Nothing but the lines holding the string "sales" should appear in the answer. Copy them from the entries.

[SUPPLIED MATERIAL Boundary: Start]

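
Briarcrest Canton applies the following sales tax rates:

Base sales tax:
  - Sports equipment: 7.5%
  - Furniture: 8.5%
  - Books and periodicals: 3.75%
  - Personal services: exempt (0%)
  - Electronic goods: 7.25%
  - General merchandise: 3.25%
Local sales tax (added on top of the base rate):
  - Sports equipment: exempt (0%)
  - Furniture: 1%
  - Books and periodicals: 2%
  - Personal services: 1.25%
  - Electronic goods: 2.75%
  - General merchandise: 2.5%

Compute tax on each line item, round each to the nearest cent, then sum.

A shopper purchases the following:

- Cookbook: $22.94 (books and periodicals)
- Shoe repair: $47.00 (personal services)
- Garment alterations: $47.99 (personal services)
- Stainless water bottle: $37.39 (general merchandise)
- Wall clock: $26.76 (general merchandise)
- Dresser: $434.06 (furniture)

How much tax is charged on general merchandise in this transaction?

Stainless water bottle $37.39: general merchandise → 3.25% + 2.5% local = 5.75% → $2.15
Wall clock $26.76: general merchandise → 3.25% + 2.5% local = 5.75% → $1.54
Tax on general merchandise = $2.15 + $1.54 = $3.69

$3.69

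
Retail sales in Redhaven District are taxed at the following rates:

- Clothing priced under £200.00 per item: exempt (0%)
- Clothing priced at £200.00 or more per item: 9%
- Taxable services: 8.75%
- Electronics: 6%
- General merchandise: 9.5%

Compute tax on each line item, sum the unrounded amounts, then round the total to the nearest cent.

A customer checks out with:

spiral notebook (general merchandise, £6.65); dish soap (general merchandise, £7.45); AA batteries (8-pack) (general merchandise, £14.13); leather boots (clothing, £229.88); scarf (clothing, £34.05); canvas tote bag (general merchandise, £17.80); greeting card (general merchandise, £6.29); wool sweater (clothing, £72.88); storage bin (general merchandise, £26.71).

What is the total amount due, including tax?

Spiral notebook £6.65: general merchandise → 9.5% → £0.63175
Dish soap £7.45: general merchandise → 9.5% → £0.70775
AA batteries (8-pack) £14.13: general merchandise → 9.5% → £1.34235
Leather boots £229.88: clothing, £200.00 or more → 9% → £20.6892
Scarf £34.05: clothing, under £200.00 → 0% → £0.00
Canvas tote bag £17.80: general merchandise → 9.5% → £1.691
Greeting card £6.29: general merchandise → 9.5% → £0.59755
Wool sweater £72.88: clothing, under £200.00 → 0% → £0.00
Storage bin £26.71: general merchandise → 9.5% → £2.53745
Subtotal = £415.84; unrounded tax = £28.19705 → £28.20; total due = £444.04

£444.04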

[SUPPLIED MATERIAL Boundary: End]

(TASK ANSWER)
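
Briarcrest Canton applies the following sales tax rates:
Base sales tax:
Local sales tax (added on top of the base rate):
Retail sales in Redhaven District are taxed at the following rates: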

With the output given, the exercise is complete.